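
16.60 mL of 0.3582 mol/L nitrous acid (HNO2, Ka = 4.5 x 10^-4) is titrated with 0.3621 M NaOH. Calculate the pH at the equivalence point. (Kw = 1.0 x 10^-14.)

8.30

n(HNO2) = 0.3582 x 0.01660 = 0.005946 mol; V(NaOH) at equivalence = 0.005946/0.3621 = 0.01642 L.
At equivalence all the acid is converted to NO2-; total volume = 0.01660 + 0.01642 = 0.03302 L, so [NO2-] = 0.005946/0.03302 = 0.1801 M.
Kb = Kw/Ka = 1.0e-14 / 4.5 x 10^-4 = 2.22e-11.
[OH^-] = sqrt(Kb x [NO2-]) = sqrt(2.22e-11 x 0.1801) = 2.00e-6 M.
pOH = 5.70, so pH = 14.00 - 5.70 = 8.30.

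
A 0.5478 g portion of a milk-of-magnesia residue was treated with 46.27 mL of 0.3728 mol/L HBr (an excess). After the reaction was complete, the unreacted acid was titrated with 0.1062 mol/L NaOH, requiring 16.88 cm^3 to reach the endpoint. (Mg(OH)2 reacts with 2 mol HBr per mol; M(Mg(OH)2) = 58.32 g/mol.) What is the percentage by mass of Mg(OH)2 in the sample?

Total n(HBr) added = 0.3728 x 0.04627 = 0.01725 mol.
n(NaOH) used = 0.1062 x 0.01688 = 0.001793 mol, which equals the excess n(HBr).
So n(HBr) consumed by the sample = 0.01725 - 0.001793 = 0.01546 mol.
n(Mg(OH)2) = 0.01546 / 2 = 0.007728 mol.
mass Mg(OH)2 = 0.007728 x 58.32 = 0.4507 g, so %Mg(OH)2 = 0.4507/0.5478 x 100 = 82.3%.

82.3%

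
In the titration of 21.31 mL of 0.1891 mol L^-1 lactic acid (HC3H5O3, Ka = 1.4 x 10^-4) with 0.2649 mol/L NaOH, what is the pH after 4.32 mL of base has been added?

3.45

Initial n(HC3H5O3) = 0.1891 x 0.02131 = 0.004030 mol.
n(NaOH) added = 0.2649 x 0.004320 = 0.001144 mol, converting that many moles of HC3H5O3 to C3H5O3-.
Remaining n(HC3H5O3) = 0.002885 mol; n(C3H5O3-) = 0.001144 mol.
By Henderson-Hasselbalch, pH = pKa + log([A^-]/[HA]) = 3.85 + log(0.001144/0.002885) = 3.85 + (-0.40) = 3.45.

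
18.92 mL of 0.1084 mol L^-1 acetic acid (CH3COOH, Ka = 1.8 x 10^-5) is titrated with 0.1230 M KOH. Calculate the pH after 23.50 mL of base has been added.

n(acid) = 0.1084 x 0.01892 = 0.002051 mol; n(KOH) added = 0.1230 x 0.02350 = 0.002890 mol.
Base is in excess by 0.002890 - 0.002051 = 0.0008396 mol in a total volume of 0.04242 L.
[OH^-] = 0.0008396/0.04242 = 0.01979 M, so pOH = 1.70 and pH = 14.00 - 1.70 = 12.30.

12.30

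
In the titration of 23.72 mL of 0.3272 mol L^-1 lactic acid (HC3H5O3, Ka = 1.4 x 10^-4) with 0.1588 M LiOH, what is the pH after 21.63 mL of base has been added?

Initial n(HC3H5O3) = 0.3272 x 0.02372 = 0.007761 mol.
n(LiOH) added = 0.1588 x 0.02163 = 0.003435 mol, converting that many moles of HC3H5O3 to C3H5O3-.
Remaining n(HC3H5O3) = 0.004326 mol; n(C3H5O3-) = 0.003435 mol.
By Henderson-Hasselbalch, pH = pKa + log([A^-]/[HA]) = 3.85 + log(0.003435/0.004326) = 3.85 + (-0.10) = 3.75.

3.75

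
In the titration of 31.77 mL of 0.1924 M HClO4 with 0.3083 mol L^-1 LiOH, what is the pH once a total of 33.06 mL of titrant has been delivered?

12.80

n(acid) = 0.1924 x 0.03177 = 0.006113 mol; n(LiOH) added = 0.3083 x 0.03306 = 0.01019 mol.
Base is in excess by 0.01019 - 0.006113 = 0.004080 mol in a total volume of 0.06483 L.
[OH^-] = 0.004080/0.06483 = 0.06293 M, so pOH = 1.20 and pH = 14.00 - 1.20 = 12.80.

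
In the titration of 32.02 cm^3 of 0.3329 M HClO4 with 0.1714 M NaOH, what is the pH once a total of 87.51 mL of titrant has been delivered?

n(acid) = 0.3329 x 0.03202 = 0.01066 mol; n(NaOH) added = 0.1714 x 0.08751 = 0.01500 mol.
Base is in excess by 0.01500 - 0.01066 = 0.004340 mol in a total volume of 0.1195 L.
[OH^-] = 0.004340/0.1195 = 0.03631 M, so pOH = 1.44 and pH = 14.00 - 1.44 = 12.56.

12.56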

------------------------------------------------------------

Problem description
Each line above is to be restated exactly.

Task answer
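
16.60 mL of 0.3582 mol/L nitrous acid (HNO2, Ka = 4.5 x 10^-4) is titrated with 0.3621 M NaOH. Calculate the pH at the equivalence point. (Kw = 1.0 x 10^-14.)

8.30

n(HNO2) = 0.3582 x 0.01660 = 0.005946 mol; V(NaOH) at equivalence = 0.005946/0.3621 = 0.01642 L.
At equivalence all the acid is converted to NO2-; total volume = 0.01660 + 0.01642 = 0.03302 L, so [NO2-] = 0.005946/0.03302 = 0.1801 M.
Kb = Kw/Ka = 1.0e-14 / 4.5 x 10^-4 = 2.22e-11.
[OH^-] = sqrt(Kb x [NO2-]) = sqrt(2.22e-11 x 0.1801) = 2.00e-6 M.
pOH = 5.70, so pH = 14.00 - 5.70 = 8.30.

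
A 0.5478 g portion of a milk-of-magnesia residue was treated with 46.27 mL of 0.3728 mol/L HBr (an excess). After the reaction was complete, the unreacted acid was titrated with 0.1062 mol/L NaOH, requiring 16.88 cm^3 to reach the endpoint. (Mg(OH)2 reacts with 2 mol HBr per mol; M(Mg(OH)2) = 58.32 g/mol.) What is the percentage by mass of Mg(OH)2 in the sample?

Total n(HBr) added = 0.3728 x 0.04627 = 0.01725 mol.
n(NaOH) used = 0.1062 x 0.01688 = 0.001793 mol, which equals the excess n(HBr).
So n(HBr) consumed by the sample = 0.01725 - 0.001793 = 0.01546 mol.
n(Mg(OH)2) = 0.01546 / 2 = 0.007728 mol.
mass Mg(OH)2 = 0.007728 x 58.32 = 0.4507 g, so %Mg(OH)2 = 0.4507/0.5478 x 100 = 82.3%.

82.3%

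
In the titration of 21.31 mL of 0.1891 mol L^-1 lactic acid (HC3H5O3, Ka = 1.4 x 10^-4) with 0.2649 mol/L NaOH, what is the pH after 4.32 mL of base has been added?

3.45

Initial n(HC3H5O3) = 0.1891 x 0.02131 = 0.004030 mol.
n(NaOH) added = 0.2649 x 0.004320 = 0.001144 mol, converting that many moles of HC3H5O3 to C3H5O3-.
Remaining n(HC3H5O3) = 0.002885 mol; n(C3H5O3-) = 0.001144 mol.
By Henderson-Hasselbalch, pH = pKa + log([A^-]/[HA]) = 3.85 + log(0.001144/0.002885) = 3.85 + (-0.40) = 3.45.

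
18.92 mL of 0.1084 mol L^-1 acetic acid (CH3COOH, Ka = 1.8 x 10^-5) is titrated with 0.1230 M KOH. Calculate the pH after 23.50 mL of base has been added.

n(acid) = 0.1084 x 0.01892 = 0.002051 mol; n(KOH) added = 0.1230 x 0.02350 = 0.002890 mol.
Base is in excess by 0.002890 - 0.002051 = 0.0008396 mol in a total volume of 0.04242 L.
[OH^-] = 0.0008396/0.04242 = 0.01979 M, so pOH = 1.70 and pH = 14.00 - 1.70 = 12.30.

12.30

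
In the titration of 23.72 mL of 0.3272 mol L^-1 lactic acid (HC3H5O3, Ka = 1.4 x 10^-4) with 0.1588 M LiOH, what is the pH after 21.63 mL of base has been added?

Initial n(HC3H5O3) = 0.3272 x 0.02372 = 0.007761 mol.
n(LiOH) added = 0.1588 x 0.02163 = 0.003435 mol, converting that many moles of HC3H5O3 to C3H5O3-.
Remaining n(HC3H5O3) = 0.004326 mol; n(C3H5O3-) = 0.003435 mol.
By Henderson-Hasselbalch, pH = pKa + log([A^-]/[HA]) = 3.85 + log(0.003435/0.004326) = 3.85 + (-0.10) = 3.75.

3.75

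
In the titration of 31.77 mL of 0.1924 M HClO4 with 0.3083 mol L^-1 LiOH, what is the pH once a total of 33.06 mL of titrant has been delivered?

12.80

n(acid) = 0.1924 x 0.03177 = 0.006113 mol; n(LiOH) added = 0.3083 x 0.03306 = 0.01019 mol.
Base is in excess by 0.01019 - 0.006113 = 0.004080 mol in a total volume of 0.06483 L.
[OH^-] = 0.004080/0.06483 = 0.06293 M, so pOH = 1.20 and pH = 14.00 - 1.20 = 12.80.

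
In the titration of 32.02 cm^3 of 0.3329 M HClO4 with 0.1714 M NaOH, what is the pH once a total of 87.51 mL of titrant has been delivered?

n(acid) = 0.3329 x 0.03202 = 0.01066 mol; n(NaOH) added = 0.1714 x 0.08751 = 0.01500 mol.
Base is in excess by 0.01500 - 0.01066 = 0.004340 mol in a total volume of 0.1195 L.
[OH^-] = 0.004340/0.1195 = 0.03631 M, so pOH = 1.44 and pH = 14.00 - 1.44 = 12.56.

12.56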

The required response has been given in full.